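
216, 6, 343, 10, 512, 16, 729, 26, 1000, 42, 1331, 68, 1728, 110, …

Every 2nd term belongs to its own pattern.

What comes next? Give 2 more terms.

Positions 1, 3, 5, … form one subsequence and positions 2, 4, 6, … form another.
Stream A = 216, 343, 512, 729, 1000, 1331, 1728: the cubes 6³, 7³, 8³, ….
Stream B = 6, 10, 16, 26, 42, 68, 110: each term equals the sum of the previous two.
Term 15 comes from stream A (its 8th entry): 2197.
Position 16 falls in stream B as its term 8, giving 178.

2197, 178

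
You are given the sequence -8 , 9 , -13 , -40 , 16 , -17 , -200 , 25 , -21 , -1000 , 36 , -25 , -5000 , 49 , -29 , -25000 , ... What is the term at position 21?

-37

The terms cycle through 3 interleaved subsequences.
Track A is -8, -40, -200, -1000, -5000, -25000, which is geometric, ×5 each step.
Track B is 9, 16, 25, 36, 49, which is consecutive squares n² from n = 3.
Track C is -13, -17, -21, -25, -29, which is arithmetic with common difference −4.
Position 21 → track C, term 7 = -37.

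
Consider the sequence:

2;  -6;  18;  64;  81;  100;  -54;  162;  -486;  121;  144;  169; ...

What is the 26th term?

-3188646

Reading positions in blocks of 6 reveals the pattern AAABBB — 2 tracks woven together.
Stream A: 2, -6, 18, -54, 162, -486. Geometric with ratio -3.
Stream B: 64, 81, 100, 121, 144, 169. Perfect squares starting at 8².
The 26th slot belongs to stream A; its 14th term is -3188646.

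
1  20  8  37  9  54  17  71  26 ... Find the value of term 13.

69

Split by position mod 2 into 2 tracks.
Track A: 1, 8, 9, 17, 26. A Fibonacci-like recurrence a_n = a_{n-1} + a_{n-2}.
Track B: 20, 37, 54, 71. Linear: a_n = 3 + 17·n.
Position 13 → track A, term 7 = 69.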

== DESCRIPTION OF THE TASK ==
The answer should reproduce each entry above in full.

== TASK RESPONSE ==
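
216, 6, 343, 10, 512, 16, 729, 26, 1000, 42, 1331, 68, 1728, 110, …

Every 2nd term belongs to its own pattern.

What comes next? Give 2 more terms.

Positions 1, 3, 5, … form one subsequence and positions 2, 4, 6, … form another.
Stream A = 216, 343, 512, 729, 1000, 1331, 1728: the cubes 6³, 7³, 8³, ….
Stream B = 6, 10, 16, 26, 42, 68, 110: each term equals the sum of the previous two.
Term 15 comes from stream A (its 8th entry): 2197.
Position 16 falls in stream B as its term 8, giving 178.

2197, 178

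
You are given the sequence -8 , 9 , -13 , -40 , 16 , -17 , -200 , 25 , -21 , -1000 , 36 , -25 , -5000 , 49 , -29 , -25000 , ... What is the term at position 21?

-37

The terms cycle through 3 interleaved subsequences.
Track A is -8, -40, -200, -1000, -5000, -25000, which is geometric, ×5 each step.
Track B is 9, 16, 25, 36, 49, which is consecutive squares n² from n = 3.
Track C is -13, -17, -21, -25, -29, which is arithmetic with common difference −4.
Position 21 → track C, term 7 = -37.

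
Consider the sequence:

2;  -6;  18;  64;  81;  100;  -54;  162;  -486;  121;  144;  169; ...

What is the 26th term?

-3188646

Reading positions in blocks of 6 reveals the pattern AAABBB — 2 tracks woven together.
Stream A: 2, -6, 18, -54, 162, -486. Geometric with ratio -3.
Stream B: 64, 81, 100, 121, 144, 169. Perfect squares starting at 8².
The 26th slot belongs to stream A; its 14th term is -3188646.

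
1  20  8  37  9  54  17  71  26 ... Find the value of term 13.

69

Split by position mod 2 into 2 tracks.
Track A: 1, 8, 9, 17, 26. A Fibonacci-like recurrence a_n = a_{n-1} + a_{n-2}.
Track B: 20, 37, 54, 71. Linear: a_n = 3 + 17·n.
Position 13 → track A, term 7 = 69.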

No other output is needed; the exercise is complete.